**Material provided**.
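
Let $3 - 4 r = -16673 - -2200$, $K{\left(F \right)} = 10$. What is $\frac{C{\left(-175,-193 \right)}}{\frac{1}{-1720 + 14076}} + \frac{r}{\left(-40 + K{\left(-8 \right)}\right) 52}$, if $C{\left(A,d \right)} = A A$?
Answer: $\frac{590307896381}{1560} \approx 3.784 \cdot 10^{8}$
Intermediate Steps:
$C{\left(A,d \right)} = A^{2}$
$r = 3619$ ($r = \frac{3}{4} - \frac{-16673 - -2200}{4} = \frac{3}{4} - \frac{-16673 + 2200}{4} = \frac{3}{4} - - \frac{14473}{4} = \frac{3}{4} + \frac{14473}{4} = 3619$)
$\frac{C{\left(-175,-193 \right)}}{\frac{1}{-1720 + 14076}} + \frac{r}{\left(-40 + K{\left(-8 \right)}\right) 52} = \frac{\left(-175\right)^{2}}{\frac{1}{-1720 + 14076}} + \frac{3619}{\left(-40 + 10\right) 52} = \frac{30625}{\frac{1}{12356}} + \frac{3619}{\left(-30\right) 52} = 30625 \frac{1}{\frac{1}{12356}} + \frac{3619}{-1560} = 30625 \cdot 12356 + 3619 \left(- \frac{1}{1560}\right) = 378402500 - \frac{3619}{1560} = \frac{590307896381}{1560}$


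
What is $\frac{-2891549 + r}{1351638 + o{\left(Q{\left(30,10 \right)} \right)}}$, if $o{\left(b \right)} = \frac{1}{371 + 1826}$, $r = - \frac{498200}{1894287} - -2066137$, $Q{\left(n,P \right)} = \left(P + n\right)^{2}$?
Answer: $- \frac{3435158279618468}{5625177473651169} \approx -0.61068$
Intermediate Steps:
$r = \frac{3913855961119}{1894287}$ ($r = \left(-498200\right) \frac{1}{1894287} + 2066137 = - \frac{498200}{1894287} + 2066137 = \frac{3913855961119}{1894287} \approx 2.0661 \cdot 10^{6}$)
$o{\left(b \right)} = \frac{1}{2197}$
$\frac{-2891549 + r}{1351638 + o{\left(Q{\left(30,10 \right)} \right)}} = \frac{-2891549 + \frac{3913855961119}{1894287}}{1351638 + \frac{1}{2197}} = - \frac{1563567719444}{1894287 \cdot \frac{2969548687}{2197}} = \left(- \frac{1563567719444}{1894287}\right) \frac{2197}{2969548687} = - \frac{3435158279618468}{5625177473651169}$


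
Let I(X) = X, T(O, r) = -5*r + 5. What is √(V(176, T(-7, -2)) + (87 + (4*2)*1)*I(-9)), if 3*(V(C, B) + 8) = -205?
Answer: I*√8382/3 ≈ 30.518*I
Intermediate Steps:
T(O, r) = 5 - 5*r
V(C, B) = -229/3 (V(C, B) = -8 + (⅓)*(-205) = -8 - 205/3 = -229/3)
√(V(176, T(-7, -2)) + (87 + (4*2)*1)*I(-9)) = √(-229/3 + (87 + (4*2)*1)*(-9)) = √(-229/3 + (87 + 8*1)*(-9)) = √(-229/3 + (87 + 8)*(-9)) = √(-229/3 + 95*(-9)) = √(-229/3 - 855) = √(-2794/3) = I*√8382/3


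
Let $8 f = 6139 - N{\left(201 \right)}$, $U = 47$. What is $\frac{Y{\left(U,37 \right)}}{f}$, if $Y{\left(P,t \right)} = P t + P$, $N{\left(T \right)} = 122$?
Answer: $\frac{14288}{6017} \approx 2.3746$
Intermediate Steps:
$Y{\left(P,t \right)} = P + P t$
$f = \frac{6017}{8}$ ($f = \frac{6139 - 122}{8} = \frac{1}{8} \cdot 6017 = \frac{6017}{8} \approx 752.13$)
$\frac{Y{\left(U,37 \right)}}{f} = \frac{47 \left(1 + 37\right)}{\frac{6017}{8}} = 47 \cdot 38 \cdot \frac{8}{6017} = 1786 \cdot \frac{8}{6017} = \frac{14288}{6017}$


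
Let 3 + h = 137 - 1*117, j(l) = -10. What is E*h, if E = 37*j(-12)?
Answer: -6290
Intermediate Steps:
E = -370 (E = 37*(-10) = -370)
h = 17 (h = -3 + (137 - 1*117) = -3 + (137 - 117) = -3 + 20 = 17)
E*h = -370*17 = -6290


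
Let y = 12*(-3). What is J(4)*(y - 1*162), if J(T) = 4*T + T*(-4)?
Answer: 0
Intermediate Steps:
J(T) = 0 (J(T) = 4*T - 4*T = 0)
y = -36
J(4)*(y - 1*162) = 0*(-36 - 1*162) = 0*(-36 - 162) = 0*(-198) = 0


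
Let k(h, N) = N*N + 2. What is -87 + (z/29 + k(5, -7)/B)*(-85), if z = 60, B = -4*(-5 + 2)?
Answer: -72397/116 ≈ -624.11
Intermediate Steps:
B = 12 (B = -4*(-3) = 12)
k(h, N) = 2 + N² (k(h, N) = N² + 2 = 2 + N²)
-87 + (z/29 + k(5, -7)/B)*(-85) = -87 + (60/29 + (2 + (-7)²)/12)*(-85) = -87 + (60*(1/29) + (2 + 49)*(1/12))*(-85) = -87 + (60/29 + 51*(1/12))*(-85) = -87 + (60/29 + 17/4)*(-85) = -87 + (733/116)*(-85) = -87 - 62305/116 = -72397/116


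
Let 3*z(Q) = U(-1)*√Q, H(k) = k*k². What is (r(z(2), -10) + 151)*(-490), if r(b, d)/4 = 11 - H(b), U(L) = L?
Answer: -95550 - 3920*√2/27 ≈ -95755.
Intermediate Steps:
H(k) = k³
z(Q) = -√Q/3 (z(Q) = (-√Q)/3 = -√Q/3)
r(b, d) = 44 - 4*b³ (r(b, d) = 4*(11 - b³) = 44 - 4*b³)
(r(z(2), -10) + 151)*(-490) = ((44 - 4*(-2*√2/27)) + 151)*(-490) = ((44 - (-8)*√2/27) + 151)*(-490) = ((44 + 8*√2/27) + 151)*(-490) = (195 + 8*√2/27)*(-490) = -95550 - 3920*√2/27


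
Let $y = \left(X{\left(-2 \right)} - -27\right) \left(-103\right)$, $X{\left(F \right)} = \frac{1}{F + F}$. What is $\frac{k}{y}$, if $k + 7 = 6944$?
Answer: $- \frac{27748}{11021} \approx -2.5177$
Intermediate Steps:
$X{\left(F \right)} = \frac{1}{2 F}$
$k = 6937$ ($k = -7 + 6944 = 6937$)
$y = - \frac{11021}{4}$ ($y = \left(\frac{1}{2 \left(-2\right)} - -27\right) \left(-103\right) = \left(\frac{1}{2} \left(- \frac{1}{2}\right) + 27\right) \left(-103\right) = \left(- \frac{1}{4} + 27\right) \left(-103\right) = \frac{107}{4} \left(-103\right) = - \frac{11021}{4} \approx -2755.3$)
$\frac{k}{y} = \frac{6937}{- \frac{11021}{4}} = 6937 \left(- \frac{4}{11021}\right) = - \frac{27748}{11021}$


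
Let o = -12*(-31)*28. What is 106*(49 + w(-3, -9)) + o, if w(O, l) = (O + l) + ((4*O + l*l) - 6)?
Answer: 21016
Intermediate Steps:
w(O, l) = -6 + l + l**2 + 5*O (w(O, l) = (O + l) + ((4*O + l**2) - 6) = (O + l) + ((l**2 + 4*O) - 6) = (O + l) + (-6 + l**2 + 4*O) = -6 + l + l**2 + 5*O)
o = 10416 (o = 372*28 = 10416)
106*(49 + w(-3, -9)) + o = 106*(49 + (-6 - 9 + (-9)**2 + 5*(-3))) + 10416 = 106*(49 + (-6 - 9 + 81 - 15)) + 10416 = 106*(49 + 51) + 10416 = 106*100 + 10416 = 10600 + 10416 = 21016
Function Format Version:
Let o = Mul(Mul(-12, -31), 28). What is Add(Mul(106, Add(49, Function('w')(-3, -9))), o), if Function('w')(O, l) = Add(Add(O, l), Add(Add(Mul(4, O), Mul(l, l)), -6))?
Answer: 21016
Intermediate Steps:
Function('w')(O, l) = Add(-6, l, Pow(l, 2), Mul(5, O)) (Function('w')(O, l) = Add(Add(O, l), Add(Add(Mul(4, O), Pow(l, 2)), -6)) = Add(Add(O, l), Add(Add(Pow(l, 2), Mul(4, O)), -6)) = Add(Add(O, l), Add(-6, Pow(l, 2), Mul(4, O))) = Add(-6, l, Pow(l, 2), Mul(5, O)))
o = 10416 (o = Mul(372, 28) = 10416)
Add(Mul(106, Add(49, Function('w')(-3, -9))), o) = Add(Mul(106, Add(49, Add(-6, -9, Pow(-9, 2), Mul(5, -3)))), 10416) = Add(Mul(106, Add(49, Add(-6, -9, 81, -15))), 10416) = Add(Mul(106, Add(49, 51)), 10416) = Add(Mul(106, 100), 10416) = Add(10600, 10416) = 21016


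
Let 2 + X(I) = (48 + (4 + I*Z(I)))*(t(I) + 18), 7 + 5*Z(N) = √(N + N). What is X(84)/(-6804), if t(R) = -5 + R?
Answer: 15913/17010 - 194*√42/405 ≈ -2.1688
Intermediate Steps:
Z(N) = -7/5 + √2*√N/5 (Z(N) = -7/5 + √(N + N)/5 = -7/5 + √(2*N)/5 = -7/5 + (√2*√N)/5 = -7/5 + √2*√N/5)
X(I) = -2 + (13 + I)*(52 + I*(-7/5 + √2*√I/5)) (X(I) = -2 + (48 + (4 + I*(-7/5 + √2*√I/5)))*((-5 + I) + 18) = -2 + (52 + I*(-7/5 + √2*√I/5))*(13 + I) = -2 + (13 + I)*(52 + I*(-7/5 + √2*√I/5)))
X(84)/(-6804) = (674 - 7/5*84² + (169/5)*84 + √2*84^(5/2)/5 + 13*√2*84^(3/2)/5)/(-6804) = (674 - 7/5*7056 + 14196/5 + √2*(14112*√21)/5 + 13*√2*(168*√21)/5)*(-1/6804) = (674 - 49392/5 + 14196/5 + 14112*√42/5 + 2184*√42/5)*(-1/6804) = (-31826/5 + 16296*√42/5)*(-1/6804) = 15913/17010 - 194*√42/405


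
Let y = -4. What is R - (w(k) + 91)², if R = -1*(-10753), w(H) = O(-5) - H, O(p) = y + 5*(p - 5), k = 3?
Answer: 9597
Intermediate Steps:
O(p) = -29 + 5*p (O(p) = -4 + 5*(p - 5) = -4 + 5*(-5 + p) = -4 + (-25 + 5*p) = -29 + 5*p)
w(H) = -54 - H (w(H) = (-29 + 5*(-5)) - H = (-29 - 25) - H = -54 - H)
R = 10753
R - (w(k) + 91)² = 10753 - ((-54 - 1*3) + 91)² = 10753 - ((-54 - 3) + 91)² = 10753 - (-57 + 91)² = 10753 - 1*34² = 10753 - 1*1156 = 10753 - 1156 = 9597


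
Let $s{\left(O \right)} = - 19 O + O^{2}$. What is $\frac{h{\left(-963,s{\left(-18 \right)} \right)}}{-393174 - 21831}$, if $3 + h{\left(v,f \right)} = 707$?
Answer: $- \frac{704}{415005} \approx -0.0016964$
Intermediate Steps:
$s{\left(O \right)} = O^{2} - 19 O$
$h{\left(v,f \right)} = 704$ ($h{\left(v,f \right)} = -3 + 707 = 704$)
$\frac{h{\left(-963,s{\left(-18 \right)} \right)}}{-393174 - 21831} = \frac{704}{-393174 - 21831} = \frac{704}{-415005} = 704 \left(- \frac{1}{415005}\right) = - \frac{704}{415005}$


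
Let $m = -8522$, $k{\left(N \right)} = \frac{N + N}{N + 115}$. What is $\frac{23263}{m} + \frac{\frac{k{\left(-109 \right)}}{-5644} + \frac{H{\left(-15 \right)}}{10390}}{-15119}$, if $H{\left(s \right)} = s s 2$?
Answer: $- \frac{3093735087714529}{1133335280804532} \approx -2.7298$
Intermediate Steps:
$H{\left(s \right)} = 2 s^{2}$ ($H{\left(s \right)} = s^{2} \cdot 2 = 2 s^{2}$)
$k{\left(N \right)} = \frac{2 N}{115 + N}$
$\frac{23263}{m} + \frac{\frac{k{\left(-109 \right)}}{-5644} + \frac{H{\left(-15 \right)}}{10390}}{-15119} = \frac{23263}{-8522} + \frac{\frac{2 \left(-109\right) \frac{1}{115 - 109}}{-5644} + \frac{2 \left(-15\right)^{2}}{10390}}{-15119} = 23263 \left(- \frac{1}{8522}\right) + \left(2 \left(-109\right) \frac{1}{6} \left(- \frac{1}{5644}\right) + 2 \cdot 225 \cdot \frac{1}{10390}\right) \left(- \frac{1}{15119}\right) = - \frac{23263}{8522} + \left(2 \left(-109\right) \frac{1}{6} \left(- \frac{1}{5644}\right) + 450 \cdot \frac{1}{10390}\right) \left(- \frac{1}{15119}\right) = - \frac{23263}{8522} + \left(\left(- \frac{109}{3}\right) \left(- \frac{1}{5644}\right) + \frac{45}{1039}\right) \left(- \frac{1}{15119}\right) = - \frac{23263}{8522} + \left(\frac{109}{16932} + \frac{45}{1039}\right) \left(- \frac{1}{15119}\right) = - \frac{23263}{8522} + \frac{875191}{17592348} \left(- \frac{1}{15119}\right) = - \frac{23263}{8522} - \frac{875191}{265978709412} = - \frac{3093735087714529}{1133335280804532}$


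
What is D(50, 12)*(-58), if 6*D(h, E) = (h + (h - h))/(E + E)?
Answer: -725/36 ≈ -20.139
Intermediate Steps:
D(h, E) = h/(12*E) (D(h, E) = ((h + (h - h))/(E + E))/6 = ((h + 0)/((2*E)))/6 = (h*(1/(2*E)))/6 = (h/(2*E))/6 = h/(12*E))
D(50, 12)*(-58) = ((1/12)*50/12)*(-58) = ((1/12)*50*(1/12))*(-58) = (25/72)*(-58) = -725/36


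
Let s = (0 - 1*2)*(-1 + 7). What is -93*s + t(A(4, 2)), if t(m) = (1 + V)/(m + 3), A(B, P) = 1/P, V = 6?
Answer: 1118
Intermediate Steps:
s = -12 (s = (0 - 2)*6 = -2*6 = -12)
t(m) = 7/(3 + m) (t(m) = (1 + 6)/(m + 3) = 7/(3 + m))
-93*s + t(A(4, 2)) = -93*(-12) + 7/(3 + 1/2) = 1116 + 7/(3 + ½) = 1116 + 7/(7/2) = 1116 + 7*(2/7) = 1116 + 2 = 1118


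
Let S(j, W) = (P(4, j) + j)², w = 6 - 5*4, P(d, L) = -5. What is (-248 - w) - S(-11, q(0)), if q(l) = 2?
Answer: -490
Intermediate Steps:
w = -14 (w = 6 - 20 = -14)
S(j, W) = (-5 + j)²
(-248 - w) - S(-11, q(0)) = (-248 - 1*(-14)) - (-5 - 11)² = (-248 + 14) - 1*(-16)² = -234 - 1*256 = -234 - 256 = -490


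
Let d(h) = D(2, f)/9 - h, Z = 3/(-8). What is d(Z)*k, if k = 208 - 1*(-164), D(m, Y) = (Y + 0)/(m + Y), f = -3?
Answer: 527/2 ≈ 263.50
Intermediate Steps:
D(m, Y) = Y/(Y + m)
Z = -3/8 (Z = 3*(-⅛) = -3/8 ≈ -0.37500)
d(h) = ⅓ - h (d(h) = -3/(-3 + 2)/9 - h = -3/(-1)*(⅑) - h = -3*(-1)*(⅑) - h = 3*(⅑) - h = ⅓ - h)
k = 372 (k = 208 + 164 = 372)
d(Z)*k = (⅓ - 1*(-3/8))*372 = (⅓ + 3/8)*372 = (17/24)*372 = 527/2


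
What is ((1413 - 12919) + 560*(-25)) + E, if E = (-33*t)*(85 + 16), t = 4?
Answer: -38838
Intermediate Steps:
E = -13332 (E = (-33*4)*(85 + 16) = -132*101 = -13332)
((1413 - 12919) + 560*(-25)) + E = ((1413 - 12919) + 560*(-25)) - 13332 = (-11506 - 14000) - 13332 = -25506 - 13332 = -38838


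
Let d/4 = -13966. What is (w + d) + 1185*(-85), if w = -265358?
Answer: -421947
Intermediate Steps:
d = -55864 (d = 4*(-13966) = -55864)
(w + d) + 1185*(-85) = (-265358 - 55864) + 1185*(-85) = -321222 - 100725 = -421947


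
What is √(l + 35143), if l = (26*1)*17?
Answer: √35585 ≈ 188.64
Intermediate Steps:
l = 442 (l = 26*17 = 442)
√(l + 35143) = √(442 + 35143) = √35585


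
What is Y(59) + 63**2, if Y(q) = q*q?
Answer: 7450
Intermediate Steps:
Y(q) = q**2
Y(59) + 63**2 = 59**2 + 63**2 = 3481 + 3969 = 7450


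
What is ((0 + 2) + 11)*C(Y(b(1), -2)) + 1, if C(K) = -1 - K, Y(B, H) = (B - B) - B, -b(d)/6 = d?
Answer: -90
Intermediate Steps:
b(d) = -6*d
Y(B, H) = -B (Y(B, H) = 0 - B = -B)
((0 + 2) + 11)*C(Y(b(1), -2)) + 1 = ((0 + 2) + 11)*(-1 - (-1)*(-6*1)) + 1 = (2 + 11)*(-1 - (-1)*(-6)) + 1 = 13*(-1 - 1*6) + 1 = 13*(-1 - 6) + 1 = 13*(-7) + 1 = -91 + 1 = -90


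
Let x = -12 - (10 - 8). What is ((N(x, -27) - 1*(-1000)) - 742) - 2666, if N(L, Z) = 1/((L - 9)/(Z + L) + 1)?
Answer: -154071/64 ≈ -2407.4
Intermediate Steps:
x = -14 (x = -12 - 1*2 = -12 - 2 = -14)
N(L, Z) = 1/(1 + (-9 + L)/(L + Z)) (N(L, Z) = 1/((-9 + L)/(L + Z) + 1) = 1/(1 + (-9 + L)/(L + Z)))
((N(x, -27) - 1*(-1000)) - 742) - 2666 = (((-14 - 27)/(-9 - 27 + 2*(-14)) - 1*(-1000)) - 742) - 2666 = ((-41/(-9 - 27 - 28) + 1000) - 742) - 2666 = ((-41/(-64) + 1000) - 742) - 2666 = ((-1/64*(-41) + 1000) - 742) - 2666 = ((41/64 + 1000) - 742) - 2666 = (64041/64 - 742) - 2666 = 16553/64 - 2666 = -154071/64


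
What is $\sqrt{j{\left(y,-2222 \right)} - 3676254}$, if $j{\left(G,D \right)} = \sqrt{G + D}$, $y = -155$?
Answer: $\sqrt{-3676254 + i \sqrt{2377}} \approx 0.01 + 1917.4 i$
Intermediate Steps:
$j{\left(G,D \right)} = \sqrt{D + G}$
$\sqrt{j{\left(y,-2222 \right)} - 3676254} = \sqrt{\sqrt{-2222 - 155} - 3676254} = \sqrt{\sqrt{-2377} - 3676254} = \sqrt{i \sqrt{2377} - 3676254} = \sqrt{-3676254 + i \sqrt{2377}}$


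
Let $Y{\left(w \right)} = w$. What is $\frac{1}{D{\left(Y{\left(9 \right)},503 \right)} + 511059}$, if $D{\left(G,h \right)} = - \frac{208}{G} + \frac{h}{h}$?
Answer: $\frac{9}{4599332} \approx 1.9568 \cdot 10^{-6}$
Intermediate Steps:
$D{\left(G,h \right)} = 1 - \frac{208}{G}$ ($D{\left(G,h \right)} = - \frac{208}{G} + 1 = 1 - \frac{208}{G}$)
$\frac{1}{D{\left(Y{\left(9 \right)},503 \right)} + 511059} = \frac{1}{\frac{-208 + 9}{9} + 511059} = \frac{1}{\frac{1}{9} \left(-199\right) + 511059} = \frac{1}{- \frac{199}{9} + 511059} = \frac{1}{\frac{4599332}{9}} = \frac{9}{4599332}$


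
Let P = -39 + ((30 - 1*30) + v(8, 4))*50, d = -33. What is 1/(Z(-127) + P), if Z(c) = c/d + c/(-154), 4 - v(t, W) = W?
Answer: -462/15859 ≈ -0.029132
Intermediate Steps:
v(t, W) = 4 - W
P = -39 (P = -39 + ((30 - 1*30) + (4 - 1*4))*50 = -39 + ((30 - 30) + (4 - 4))*50 = -39 + (0 + 0)*50 = -39 + 0*50 = -39 + 0 = -39)
Z(c) = -17*c/462 (Z(c) = c/(-33) + c/(-154) = c*(-1/33) + c*(-1/154) = -c/33 - c/154 = -17*c/462)
1/(Z(-127) + P) = 1/(-17/462*(-127) - 39) = 1/(2159/462 - 39) = 1/(-15859/462) = -462/15859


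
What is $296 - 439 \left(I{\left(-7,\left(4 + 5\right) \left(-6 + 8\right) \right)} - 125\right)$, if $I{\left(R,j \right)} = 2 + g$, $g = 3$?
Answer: $52976$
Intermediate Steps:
$I{\left(R,j \right)} = 5$ ($I{\left(R,j \right)} = 2 + 3 = 5$)
$296 - 439 \left(I{\left(-7,\left(4 + 5\right) \left(-6 + 8\right) \right)} - 125\right) = 296 - 439 \left(5 - 125\right) = 296 - -52680 = 296 + 52680 = 52976$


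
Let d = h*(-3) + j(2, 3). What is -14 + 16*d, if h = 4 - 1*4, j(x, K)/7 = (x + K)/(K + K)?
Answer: 238/3 ≈ 79.333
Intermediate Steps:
j(x, K) = 7*(K + x)/(2*K) (j(x, K) = 7*((x + K)/(K + K)) = 7*((K + x)/((2*K))) = 7*((K + x)*(1/(2*K))) = 7*((K + x)/(2*K)) = 7*(K + x)/(2*K))
h = 0 (h = 4 - 4 = 0)
d = 35/6 (d = 0*(-3) + (7/2)*(3 + 2)/3 = 0 + (7/2)*(⅓)*5 = 0 + 35/6 = 35/6 ≈ 5.8333)
-14 + 16*d = -14 + 16*(35/6) = -14 + 280/3 = 238/3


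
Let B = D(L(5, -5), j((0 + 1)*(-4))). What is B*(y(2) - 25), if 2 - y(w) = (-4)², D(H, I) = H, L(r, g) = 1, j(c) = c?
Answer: -39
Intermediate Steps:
y(w) = -14 (y(w) = 2 - 1*(-4)² = 2 - 1*16 = 2 - 16 = -14)
B = 1
B*(y(2) - 25) = 1*(-14 - 25) = 1*(-39) = -39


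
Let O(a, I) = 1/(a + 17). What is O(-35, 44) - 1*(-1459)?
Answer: 26261/18 ≈ 1458.9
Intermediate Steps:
O(a, I) = 1/(17 + a)
O(-35, 44) - 1*(-1459) = 1/(17 - 35) - 1*(-1459) = 1/(-18) + 1459 = -1/18 + 1459 = 26261/18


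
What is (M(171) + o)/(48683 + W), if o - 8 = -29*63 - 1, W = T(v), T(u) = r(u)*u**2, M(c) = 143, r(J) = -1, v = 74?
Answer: -1677/43207 ≈ -0.038813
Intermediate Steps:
T(u) = -u**2
W = -5476 (W = -1*74**2 = -1*5476 = -5476)
o = -1820 (o = 8 + (-29*63 - 1) = 8 + (-1827 - 1) = 8 - 1828 = -1820)
(M(171) + o)/(48683 + W) = (143 - 1820)/(48683 - 5476) = -1677/43207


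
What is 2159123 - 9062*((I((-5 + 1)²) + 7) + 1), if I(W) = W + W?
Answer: 1796643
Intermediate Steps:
I(W) = 2*W
2159123 - 9062*((I((-5 + 1)²) + 7) + 1) = 2159123 - 9062*((2*(-5 + 1)² + 7) + 1) = 2159123 - 9062*((2*(-4)² + 7) + 1) = 2159123 - 9062*((2*16 + 7) + 1) = 2159123 - 9062*((32 + 7) + 1) = 2159123 - 9062*(39 + 1) = 2159123 - 9062*40 = 2159123 - 1*362480 = 2159123 - 362480 = 1796643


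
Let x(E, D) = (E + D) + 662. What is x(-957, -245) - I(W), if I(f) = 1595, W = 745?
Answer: -2135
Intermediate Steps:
x(E, D) = 662 + D + E (x(E, D) = (D + E) + 662 = 662 + D + E)
x(-957, -245) - I(W) = (662 - 245 - 957) - 1*1595 = -540 - 1595 = -2135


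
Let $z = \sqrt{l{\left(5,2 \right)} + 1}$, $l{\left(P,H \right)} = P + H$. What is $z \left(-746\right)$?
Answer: $- 1492 \sqrt{2} \approx -2110.0$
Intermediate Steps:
$l{\left(P,H \right)} = H + P$
$z = 2 \sqrt{2}$ ($z = \sqrt{\left(2 + 5\right) + 1} = \sqrt{7 + 1} = \sqrt{8} = 2 \sqrt{2} \approx 2.8284$)
$z \left(-746\right) = 2 \sqrt{2} \left(-746\right) = - 1492 \sqrt{2}$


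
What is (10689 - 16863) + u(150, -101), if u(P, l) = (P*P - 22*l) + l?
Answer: 18447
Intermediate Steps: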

**Problem requirements**.
Would you print exactly and only the lines of the material above that run from the line with "Let d = h*(-3)" through the line with "Answer: 238/3 ≈ 79.333", both included?

**Response for this exercise**.
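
Let d = h*(-3) + j(2, 3). What is -14 + 16*d, if h = 4 - 1*4, j(x, K)/7 = (x + K)/(K + K)?
Answer: 238/3 ≈ 79.333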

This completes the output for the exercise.